AVAILABLE RECORDS »
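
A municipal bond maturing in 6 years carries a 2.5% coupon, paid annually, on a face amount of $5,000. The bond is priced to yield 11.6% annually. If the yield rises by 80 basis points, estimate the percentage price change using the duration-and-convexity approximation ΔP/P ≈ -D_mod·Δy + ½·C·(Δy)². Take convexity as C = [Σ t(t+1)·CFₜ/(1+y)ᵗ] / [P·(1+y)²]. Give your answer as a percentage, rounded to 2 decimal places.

With y = 0.116:
  t   CF        PV=CF/(1+0.116)^t    t·PV        t(t+1)·PV
  1       125.00       112.0072       112.0072         224.0143
  2       125.00       100.3648       200.7297         602.1891
  3       125.00        89.9327       269.7980       1,079.1919
  4       125.00        80.5848       322.3393       1,611.6964
  5       125.00        72.2086       361.0431       2,166.2586
  6     5,125.00     2,652.8256    15,916.9537     111,418.6758
  Σ                  3,107.9237    17,182.8709     117,102.0260
P = 3,107.9237; D_Mac = 5.52873 yrs; D_mod = 4.95406 yrs; C = 30.25281.
Duration effect: -4.95406 × (+0.008) = -0.039632
Convexity effect: 0.5 × 30.25281 × (0.008)² = +0.0009681
ΔP/P ≈ -0.039632 + 0.0009681 = -0.038664 = -3.8664%.

-3.87%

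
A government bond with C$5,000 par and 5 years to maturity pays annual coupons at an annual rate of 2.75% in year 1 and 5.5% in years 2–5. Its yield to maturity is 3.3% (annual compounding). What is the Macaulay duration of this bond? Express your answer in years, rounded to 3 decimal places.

4.619 years

Periodic yield y = 0.033. Discount each cash flow and weight by its year:
  t   CF        PV=CF/(1+0.033)^t    t·PV
  1       137.50       133.1075       133.1075
  2       275.00       257.7105       515.4209
  3       275.00       249.4777       748.4331
  4       275.00       241.5079       966.0317
  5     5,275.00     4,484.5705    22,422.8525
  Σ                  5,366.3741    24,785.8458
Price P = Σ PV = 5,366.3741.
Macaulay duration = Σ(t·PV) / P = 24,785.8458 / 5,366.3741 = 4.61873 years.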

WHAT NEEDS TO BE DONE » Print every record above exactly as it stands.

REPLY TO THE TASK »
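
A municipal bond maturing in 6 years carries a 2.5% coupon, paid annually, on a face amount of $5,000. The bond is priced to yield 11.6% annually. If the yield rises by 80 basis points, estimate the percentage price change using the duration-and-convexity approximation ΔP/P ≈ -D_mod·Δy + ½·C·(Δy)². Take convexity as C = [Σ t(t+1)·CFₜ/(1+y)ᵗ] / [P·(1+y)²]. Give your answer as a percentage, rounded to 2 decimal places.

With y = 0.116:
  t   CF        PV=CF/(1+0.116)^t    t·PV        t(t+1)·PV
  1       125.00       112.0072       112.0072         224.0143
  2       125.00       100.3648       200.7297         602.1891
  3       125.00        89.9327       269.7980       1,079.1919
  4       125.00        80.5848       322.3393       1,611.6964
  5       125.00        72.2086       361.0431       2,166.2586
  6     5,125.00     2,652.8256    15,916.9537     111,418.6758
  Σ                  3,107.9237    17,182.8709     117,102.0260
P = 3,107.9237; D_Mac = 5.52873 yrs; D_mod = 4.95406 yrs; C = 30.25281.
Duration effect: -4.95406 × (+0.008) = -0.039632
Convexity effect: 0.5 × 30.25281 × (0.008)² = +0.0009681
ΔP/P ≈ -0.039632 + 0.0009681 = -0.038664 = -3.8664%.

-3.87%

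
A government bond with C$5,000 par and 5 years to maturity pays annual coupons at an annual rate of 2.75% in year 1 and 5.5% in years 2–5. Its yield to maturity is 3.3% (annual compounding). What is the Macaulay duration of this bond? Express your answer in years, rounded to 3 decimal places.

4.619 years

Periodic yield y = 0.033. Discount each cash flow and weight by its year:
  t   CF        PV=CF/(1+0.033)^t    t·PV
  1       137.50       133.1075       133.1075
  2       275.00       257.7105       515.4209
  3       275.00       249.4777       748.4331
  4       275.00       241.5079       966.0317
  5     5,275.00     4,484.5705    22,422.8525
  Σ                  5,366.3741    24,785.8458
Price P = Σ PV = 5,366.3741.
Macaulay duration = Σ(t·PV) / P = 24,785.8458 / 5,366.3741 = 4.61873 years.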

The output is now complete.